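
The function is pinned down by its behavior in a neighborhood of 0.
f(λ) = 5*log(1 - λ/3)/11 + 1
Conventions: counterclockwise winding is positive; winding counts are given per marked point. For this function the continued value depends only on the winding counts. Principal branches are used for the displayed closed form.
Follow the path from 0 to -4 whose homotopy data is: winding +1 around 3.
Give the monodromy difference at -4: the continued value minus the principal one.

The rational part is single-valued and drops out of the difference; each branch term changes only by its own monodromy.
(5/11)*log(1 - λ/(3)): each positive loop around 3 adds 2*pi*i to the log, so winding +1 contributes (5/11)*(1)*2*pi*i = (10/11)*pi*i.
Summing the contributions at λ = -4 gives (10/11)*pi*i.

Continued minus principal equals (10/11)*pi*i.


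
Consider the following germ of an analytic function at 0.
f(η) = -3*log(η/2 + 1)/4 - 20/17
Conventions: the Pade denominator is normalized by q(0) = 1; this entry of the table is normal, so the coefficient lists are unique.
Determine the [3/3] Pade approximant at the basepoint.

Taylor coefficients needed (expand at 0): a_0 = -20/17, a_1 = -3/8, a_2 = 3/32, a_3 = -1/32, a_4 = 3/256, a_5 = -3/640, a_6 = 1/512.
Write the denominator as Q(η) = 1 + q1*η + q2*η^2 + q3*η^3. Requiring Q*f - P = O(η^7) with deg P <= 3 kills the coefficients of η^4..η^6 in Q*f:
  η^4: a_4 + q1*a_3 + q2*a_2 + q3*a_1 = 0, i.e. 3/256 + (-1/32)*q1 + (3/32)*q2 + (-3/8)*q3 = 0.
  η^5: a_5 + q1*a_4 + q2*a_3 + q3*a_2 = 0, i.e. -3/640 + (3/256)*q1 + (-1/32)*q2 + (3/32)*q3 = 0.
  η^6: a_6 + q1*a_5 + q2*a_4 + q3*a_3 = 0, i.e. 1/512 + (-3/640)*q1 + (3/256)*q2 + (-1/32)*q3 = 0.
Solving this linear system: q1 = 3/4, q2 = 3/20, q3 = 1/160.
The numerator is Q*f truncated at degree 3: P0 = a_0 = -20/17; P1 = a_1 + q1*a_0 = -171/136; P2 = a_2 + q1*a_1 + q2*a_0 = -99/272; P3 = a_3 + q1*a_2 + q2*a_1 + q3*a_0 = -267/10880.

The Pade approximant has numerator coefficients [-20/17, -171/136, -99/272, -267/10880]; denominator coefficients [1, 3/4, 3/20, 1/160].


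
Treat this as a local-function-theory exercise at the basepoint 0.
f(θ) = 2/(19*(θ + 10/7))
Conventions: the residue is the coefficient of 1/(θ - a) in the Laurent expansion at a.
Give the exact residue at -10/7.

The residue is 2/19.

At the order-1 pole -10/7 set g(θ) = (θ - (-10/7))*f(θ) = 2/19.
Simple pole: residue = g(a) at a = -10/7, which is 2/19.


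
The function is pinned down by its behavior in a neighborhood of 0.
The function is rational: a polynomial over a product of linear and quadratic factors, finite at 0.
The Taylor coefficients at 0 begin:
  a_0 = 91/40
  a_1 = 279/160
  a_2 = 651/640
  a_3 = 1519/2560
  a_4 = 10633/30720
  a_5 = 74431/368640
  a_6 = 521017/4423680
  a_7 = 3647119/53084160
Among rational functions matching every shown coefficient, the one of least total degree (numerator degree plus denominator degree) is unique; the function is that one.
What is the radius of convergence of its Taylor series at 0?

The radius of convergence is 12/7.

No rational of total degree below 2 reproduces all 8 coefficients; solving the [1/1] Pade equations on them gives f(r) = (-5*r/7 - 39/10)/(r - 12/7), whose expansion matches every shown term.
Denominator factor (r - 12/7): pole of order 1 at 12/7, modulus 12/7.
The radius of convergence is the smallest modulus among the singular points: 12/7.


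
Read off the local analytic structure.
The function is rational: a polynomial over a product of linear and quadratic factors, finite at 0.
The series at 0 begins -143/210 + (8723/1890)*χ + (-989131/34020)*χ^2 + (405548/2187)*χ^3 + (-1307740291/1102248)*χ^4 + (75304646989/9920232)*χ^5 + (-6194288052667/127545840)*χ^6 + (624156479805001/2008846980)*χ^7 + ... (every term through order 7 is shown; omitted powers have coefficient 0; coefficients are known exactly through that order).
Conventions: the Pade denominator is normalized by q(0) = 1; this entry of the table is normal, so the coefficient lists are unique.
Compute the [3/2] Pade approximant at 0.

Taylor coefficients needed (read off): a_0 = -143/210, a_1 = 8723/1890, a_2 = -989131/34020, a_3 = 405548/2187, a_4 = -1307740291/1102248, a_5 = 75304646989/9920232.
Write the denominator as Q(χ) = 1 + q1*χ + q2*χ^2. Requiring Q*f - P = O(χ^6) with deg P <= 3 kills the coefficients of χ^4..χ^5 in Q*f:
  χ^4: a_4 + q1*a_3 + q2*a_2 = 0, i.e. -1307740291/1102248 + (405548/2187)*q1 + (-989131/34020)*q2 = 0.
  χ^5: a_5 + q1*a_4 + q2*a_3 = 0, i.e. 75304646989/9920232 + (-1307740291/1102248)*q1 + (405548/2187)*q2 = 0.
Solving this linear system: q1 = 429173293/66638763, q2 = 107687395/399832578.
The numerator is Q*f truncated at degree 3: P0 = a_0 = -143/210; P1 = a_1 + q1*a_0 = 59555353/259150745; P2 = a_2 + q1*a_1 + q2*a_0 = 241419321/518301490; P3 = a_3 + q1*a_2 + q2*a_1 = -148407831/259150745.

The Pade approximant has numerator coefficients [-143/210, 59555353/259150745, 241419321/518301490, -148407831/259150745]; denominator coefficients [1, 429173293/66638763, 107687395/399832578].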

----

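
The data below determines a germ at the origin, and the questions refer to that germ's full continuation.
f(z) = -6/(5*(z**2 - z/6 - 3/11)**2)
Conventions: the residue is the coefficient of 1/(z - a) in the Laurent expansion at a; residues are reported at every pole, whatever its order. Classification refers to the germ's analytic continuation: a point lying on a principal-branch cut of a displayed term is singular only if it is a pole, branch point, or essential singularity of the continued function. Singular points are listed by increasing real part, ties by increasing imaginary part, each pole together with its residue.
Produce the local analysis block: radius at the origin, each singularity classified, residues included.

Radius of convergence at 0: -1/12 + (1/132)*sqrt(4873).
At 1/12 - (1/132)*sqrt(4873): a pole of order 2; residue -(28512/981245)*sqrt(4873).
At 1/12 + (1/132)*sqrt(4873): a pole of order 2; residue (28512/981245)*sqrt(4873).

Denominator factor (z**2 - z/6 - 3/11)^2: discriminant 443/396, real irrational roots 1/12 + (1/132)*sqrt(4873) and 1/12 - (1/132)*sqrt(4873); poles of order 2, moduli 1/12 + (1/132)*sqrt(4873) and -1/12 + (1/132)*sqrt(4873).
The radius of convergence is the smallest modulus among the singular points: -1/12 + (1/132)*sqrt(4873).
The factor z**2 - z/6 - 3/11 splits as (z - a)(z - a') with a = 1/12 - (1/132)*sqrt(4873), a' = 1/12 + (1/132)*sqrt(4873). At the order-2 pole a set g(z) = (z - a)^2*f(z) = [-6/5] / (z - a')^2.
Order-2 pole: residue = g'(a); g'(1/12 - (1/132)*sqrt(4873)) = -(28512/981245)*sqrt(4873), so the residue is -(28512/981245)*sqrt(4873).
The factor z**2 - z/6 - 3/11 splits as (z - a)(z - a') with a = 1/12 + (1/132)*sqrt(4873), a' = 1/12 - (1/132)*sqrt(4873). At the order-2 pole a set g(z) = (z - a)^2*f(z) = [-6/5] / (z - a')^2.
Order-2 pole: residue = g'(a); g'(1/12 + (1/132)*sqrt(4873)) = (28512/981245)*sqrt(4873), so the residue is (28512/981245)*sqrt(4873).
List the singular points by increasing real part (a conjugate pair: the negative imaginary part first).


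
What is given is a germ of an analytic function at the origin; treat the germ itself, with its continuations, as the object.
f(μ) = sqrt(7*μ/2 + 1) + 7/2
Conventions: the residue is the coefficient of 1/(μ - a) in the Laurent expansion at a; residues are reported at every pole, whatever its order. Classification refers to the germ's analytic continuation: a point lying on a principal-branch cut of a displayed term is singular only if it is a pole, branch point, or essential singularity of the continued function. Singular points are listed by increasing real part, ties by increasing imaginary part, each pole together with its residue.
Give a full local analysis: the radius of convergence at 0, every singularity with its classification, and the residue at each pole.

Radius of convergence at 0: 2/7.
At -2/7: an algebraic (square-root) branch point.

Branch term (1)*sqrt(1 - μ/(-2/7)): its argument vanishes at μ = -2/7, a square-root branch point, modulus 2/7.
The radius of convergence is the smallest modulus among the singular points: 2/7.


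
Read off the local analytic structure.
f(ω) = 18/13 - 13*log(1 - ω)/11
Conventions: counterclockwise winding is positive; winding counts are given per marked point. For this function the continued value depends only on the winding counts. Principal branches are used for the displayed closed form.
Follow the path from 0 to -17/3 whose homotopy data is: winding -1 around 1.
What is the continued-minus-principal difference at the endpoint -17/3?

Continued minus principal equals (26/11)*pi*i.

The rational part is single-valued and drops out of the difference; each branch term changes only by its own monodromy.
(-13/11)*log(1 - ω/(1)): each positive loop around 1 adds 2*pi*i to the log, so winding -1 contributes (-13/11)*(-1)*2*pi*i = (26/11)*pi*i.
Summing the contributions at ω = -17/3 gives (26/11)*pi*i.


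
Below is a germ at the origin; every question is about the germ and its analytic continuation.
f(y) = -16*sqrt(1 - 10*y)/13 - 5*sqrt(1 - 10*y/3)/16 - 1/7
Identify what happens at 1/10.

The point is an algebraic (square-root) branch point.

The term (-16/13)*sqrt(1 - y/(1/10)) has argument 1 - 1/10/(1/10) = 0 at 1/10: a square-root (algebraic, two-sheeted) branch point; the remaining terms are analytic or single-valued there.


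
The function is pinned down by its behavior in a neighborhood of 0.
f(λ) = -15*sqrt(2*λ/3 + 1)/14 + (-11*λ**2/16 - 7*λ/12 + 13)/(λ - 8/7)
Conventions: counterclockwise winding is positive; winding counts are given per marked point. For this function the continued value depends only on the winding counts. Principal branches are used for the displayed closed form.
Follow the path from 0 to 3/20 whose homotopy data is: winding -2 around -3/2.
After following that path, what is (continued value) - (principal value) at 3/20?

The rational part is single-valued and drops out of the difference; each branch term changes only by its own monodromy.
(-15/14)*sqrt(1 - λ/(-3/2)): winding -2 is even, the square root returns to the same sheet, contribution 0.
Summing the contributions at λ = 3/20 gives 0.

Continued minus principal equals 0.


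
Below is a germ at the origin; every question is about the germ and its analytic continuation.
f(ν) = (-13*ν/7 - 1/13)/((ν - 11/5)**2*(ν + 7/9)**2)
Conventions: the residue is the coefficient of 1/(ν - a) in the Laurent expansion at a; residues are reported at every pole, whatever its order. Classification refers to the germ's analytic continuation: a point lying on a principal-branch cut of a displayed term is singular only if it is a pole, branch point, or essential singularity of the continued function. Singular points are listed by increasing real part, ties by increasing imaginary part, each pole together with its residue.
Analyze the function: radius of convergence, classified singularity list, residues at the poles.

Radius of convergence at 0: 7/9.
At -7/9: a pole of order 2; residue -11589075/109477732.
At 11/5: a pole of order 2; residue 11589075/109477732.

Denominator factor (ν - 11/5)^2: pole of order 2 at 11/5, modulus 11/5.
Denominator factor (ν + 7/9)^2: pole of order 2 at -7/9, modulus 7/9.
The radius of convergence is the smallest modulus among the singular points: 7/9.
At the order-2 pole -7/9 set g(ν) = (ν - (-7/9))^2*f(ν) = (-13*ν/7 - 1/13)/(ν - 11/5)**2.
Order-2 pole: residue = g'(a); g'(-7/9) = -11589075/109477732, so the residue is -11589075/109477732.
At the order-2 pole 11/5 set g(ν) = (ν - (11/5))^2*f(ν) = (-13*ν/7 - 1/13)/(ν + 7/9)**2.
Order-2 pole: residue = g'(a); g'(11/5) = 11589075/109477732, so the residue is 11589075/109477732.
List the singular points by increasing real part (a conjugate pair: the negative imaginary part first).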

----

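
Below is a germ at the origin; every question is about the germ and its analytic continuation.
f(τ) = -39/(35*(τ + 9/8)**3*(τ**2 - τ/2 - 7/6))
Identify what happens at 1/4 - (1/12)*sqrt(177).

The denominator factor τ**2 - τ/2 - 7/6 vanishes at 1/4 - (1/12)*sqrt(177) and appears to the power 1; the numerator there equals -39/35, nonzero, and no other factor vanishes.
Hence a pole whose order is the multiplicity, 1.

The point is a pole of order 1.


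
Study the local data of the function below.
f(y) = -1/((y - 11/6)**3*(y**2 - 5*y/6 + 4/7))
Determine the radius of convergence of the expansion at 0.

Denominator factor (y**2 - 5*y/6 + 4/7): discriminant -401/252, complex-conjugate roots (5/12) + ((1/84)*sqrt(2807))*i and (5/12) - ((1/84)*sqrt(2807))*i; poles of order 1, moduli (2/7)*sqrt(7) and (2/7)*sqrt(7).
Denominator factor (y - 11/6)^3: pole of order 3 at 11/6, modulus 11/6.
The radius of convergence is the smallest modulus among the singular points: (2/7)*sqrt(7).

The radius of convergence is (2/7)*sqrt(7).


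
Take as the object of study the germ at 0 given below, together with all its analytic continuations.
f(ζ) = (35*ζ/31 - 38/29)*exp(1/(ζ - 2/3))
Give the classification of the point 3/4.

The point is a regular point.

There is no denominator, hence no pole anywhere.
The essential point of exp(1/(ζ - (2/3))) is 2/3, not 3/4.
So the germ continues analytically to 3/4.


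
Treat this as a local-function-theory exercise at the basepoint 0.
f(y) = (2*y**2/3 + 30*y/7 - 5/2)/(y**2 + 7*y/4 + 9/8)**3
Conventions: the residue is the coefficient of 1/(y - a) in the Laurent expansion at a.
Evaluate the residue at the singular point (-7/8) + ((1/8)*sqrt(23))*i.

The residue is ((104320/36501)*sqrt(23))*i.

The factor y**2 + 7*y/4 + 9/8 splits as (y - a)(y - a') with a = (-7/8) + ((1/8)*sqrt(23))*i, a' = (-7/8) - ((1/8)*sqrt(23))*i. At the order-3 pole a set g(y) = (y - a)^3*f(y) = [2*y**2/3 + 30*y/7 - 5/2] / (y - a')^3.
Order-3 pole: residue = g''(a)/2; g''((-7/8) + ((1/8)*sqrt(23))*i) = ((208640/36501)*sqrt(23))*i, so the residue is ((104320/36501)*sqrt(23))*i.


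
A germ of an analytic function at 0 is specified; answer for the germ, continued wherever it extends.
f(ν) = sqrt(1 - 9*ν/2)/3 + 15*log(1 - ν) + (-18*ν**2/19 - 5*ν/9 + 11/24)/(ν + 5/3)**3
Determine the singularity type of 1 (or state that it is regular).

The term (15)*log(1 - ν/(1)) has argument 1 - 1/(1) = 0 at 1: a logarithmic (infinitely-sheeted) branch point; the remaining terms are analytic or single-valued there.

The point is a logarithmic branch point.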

----

▶ Exercise brief
Your answer must consist solely of the lines above between the line holding "The Taylor coefficients" and the line holding "Among rational functions", inclusive, copied exactly.

▶ Result for this task
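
The Taylor coefficients at 0 begin:
  a_0 = 91/40
  a_1 = 279/160
  a_2 = 651/640
  a_3 = 1519/2560
  a_4 = 10633/30720
  a_5 = 74431/368640
  a_6 = 521017/4423680
  a_7 = 3647119/53084160
Among rational functions matching every shown coefficient, the one of least total degree (numerator degree plus denominator degree) is unique; the function is that one.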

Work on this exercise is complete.